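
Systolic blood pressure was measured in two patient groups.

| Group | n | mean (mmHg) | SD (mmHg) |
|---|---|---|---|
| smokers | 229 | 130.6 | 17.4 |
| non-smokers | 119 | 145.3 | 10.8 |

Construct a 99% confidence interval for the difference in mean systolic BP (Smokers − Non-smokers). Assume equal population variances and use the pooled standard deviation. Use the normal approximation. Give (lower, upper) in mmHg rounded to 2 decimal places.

(-19.20, -10.20)

s_p = √[((n₁−1)s₁² + (n₂−1)s₂²)/(n₁+n₂−2)] = √[(228·17.4² + 118·10.8²)/346] = 15.4689.
SE = 15.4689·√(1/229 + 1/119) = 1.7481.
With z* = 2.576, margin = 2.576 × 1.7481 = 4.5031.
x̄₁ − x̄₂ = 130.6 − 145.3 = -14.7000; interval -14.7000 ± 4.5031 = (-19.20, -10.20).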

What the task requires » Exact copies of every record above are required.

Answer to this task »
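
Systolic blood pressure was measured in two patient groups.

| Group | n | mean (mmHg) | SD (mmHg) |
|---|---|---|---|
| smokers | 229 | 130.6 | 17.4 |
| non-smokers | 119 | 145.3 | 10.8 |

Construct a 99% confidence interval for the difference in mean systolic BP (Smokers − Non-smokers). Assume equal population variances and use the pooled standard deviation. Use the normal approximation. Give (lower, upper) in mmHg rounded to 2 decimal places.

(-19.20, -10.20)

s_p = √[((n₁−1)s₁² + (n₂−1)s₂²)/(n₁+n₂−2)] = √[(228·17.4² + 118·10.8²)/346] = 15.4689.
SE = 15.4689·√(1/229 + 1/119) = 1.7481.
With z* = 2.576, margin = 2.576 × 1.7481 = 4.5031.
x̄₁ − x̄₂ = 130.6 − 145.3 = -14.7000; interval -14.7000 ± 4.5031 = (-19.20, -10.20).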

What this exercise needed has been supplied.